■ WHAT TO DO ■
Nothing but an exact repetition of the listing should be returned.

■ DATA TO PROCESS ■
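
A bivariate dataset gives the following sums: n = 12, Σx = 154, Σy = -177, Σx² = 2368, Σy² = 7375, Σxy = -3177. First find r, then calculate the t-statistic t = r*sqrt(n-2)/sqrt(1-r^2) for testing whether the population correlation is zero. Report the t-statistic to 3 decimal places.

Numerator: nΣxy − (Σx)(Σy) = 12·(-3177) − (154)(-177) = -10866
Denominator: √[(nΣx²−(Σx)²)(nΣy²−(Σy)²)]
  nΣx²−(Σx)² = 12·2368 − 23716 = 4700;  nΣy²−(Σy)² = 12·7375 − 31329 = 57171
  √(4700·57171) = √268703700 = 16392.1841
r = -10866 / 16392.1841 = -0.6629
t = r·√(n−2)/√(1−r²) = -0.6629·√10 / √(1−0.439436) = -2.096274 / 0.748708 = -2.800

-2.800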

■ SOLUTION TO THE PROBLEM ■
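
A bivariate dataset gives the following sums: n = 12, Σx = 154, Σy = -177, Σx² = 2368, Σy² = 7375, Σxy = -3177. First find r, then calculate the t-statistic t = r*sqrt(n-2)/sqrt(1-r^2) for testing whether the population correlation is zero. Report the t-statistic to 3 decimal places.

Numerator: nΣxy − (Σx)(Σy) = 12·(-3177) − (154)(-177) = -10866
Denominator: √[(nΣx²−(Σx)²)(nΣy²−(Σy)²)]
  nΣx²−(Σx)² = 12·2368 − 23716 = 4700;  nΣy²−(Σy)² = 12·7375 − 31329 = 57171
  √(4700·57171) = √268703700 = 16392.1841
r = -10866 / 16392.1841 = -0.6629
t = r·√(n−2)/√(1−r²) = -0.6629·√10 / √(1−0.439436) = -2.096274 / 0.748708 = -2.800

-2.800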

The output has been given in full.